Dataset entries
::::::::
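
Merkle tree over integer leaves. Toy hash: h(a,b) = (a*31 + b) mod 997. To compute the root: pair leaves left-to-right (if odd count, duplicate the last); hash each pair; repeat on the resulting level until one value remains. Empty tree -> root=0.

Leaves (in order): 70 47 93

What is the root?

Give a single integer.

Answer: 916

Derivation:
L0: [70, 47, 93]
L1: h(70,47)=(70*31+47)%997=223 h(93,93)=(93*31+93)%997=982 -> [223, 982]
L2: h(223,982)=(223*31+982)%997=916 -> [916]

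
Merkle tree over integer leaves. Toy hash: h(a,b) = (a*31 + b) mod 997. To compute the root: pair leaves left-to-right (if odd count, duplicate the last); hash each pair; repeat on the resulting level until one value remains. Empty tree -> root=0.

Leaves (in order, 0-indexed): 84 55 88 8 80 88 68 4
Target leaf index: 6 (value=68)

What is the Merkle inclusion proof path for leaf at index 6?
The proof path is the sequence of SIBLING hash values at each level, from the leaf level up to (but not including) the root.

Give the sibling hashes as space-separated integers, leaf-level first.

L0 (leaves): [84, 55, 88, 8, 80, 88, 68, 4], target index=6
L1: h(84,55)=(84*31+55)%997=665 [pair 0] h(88,8)=(88*31+8)%997=742 [pair 1] h(80,88)=(80*31+88)%997=574 [pair 2] h(68,4)=(68*31+4)%997=118 [pair 3] -> [665, 742, 574, 118]
  Sibling for proof at L0: 4
L2: h(665,742)=(665*31+742)%997=420 [pair 0] h(574,118)=(574*31+118)%997=963 [pair 1] -> [420, 963]
  Sibling for proof at L1: 574
L3: h(420,963)=(420*31+963)%997=25 [pair 0] -> [25]
  Sibling for proof at L2: 420
Root: 25
Proof path (sibling hashes from leaf to root): [4, 574, 420]

Answer: 4 574 420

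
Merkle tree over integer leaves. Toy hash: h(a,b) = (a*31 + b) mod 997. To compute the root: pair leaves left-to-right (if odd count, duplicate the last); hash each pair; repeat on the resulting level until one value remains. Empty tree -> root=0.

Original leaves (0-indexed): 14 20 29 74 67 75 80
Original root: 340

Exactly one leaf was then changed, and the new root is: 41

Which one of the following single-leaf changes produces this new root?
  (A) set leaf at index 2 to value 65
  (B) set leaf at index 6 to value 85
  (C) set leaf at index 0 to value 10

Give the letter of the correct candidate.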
::::::::
Your instructions: Return a copy of each line in the entries that carries the string "indexed".

Your solution:
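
Leaves (in order, 0-indexed): 84 55 88 8 80 88 68 4
Original leaves (0-indexed): 14 20 29 74 67 75 80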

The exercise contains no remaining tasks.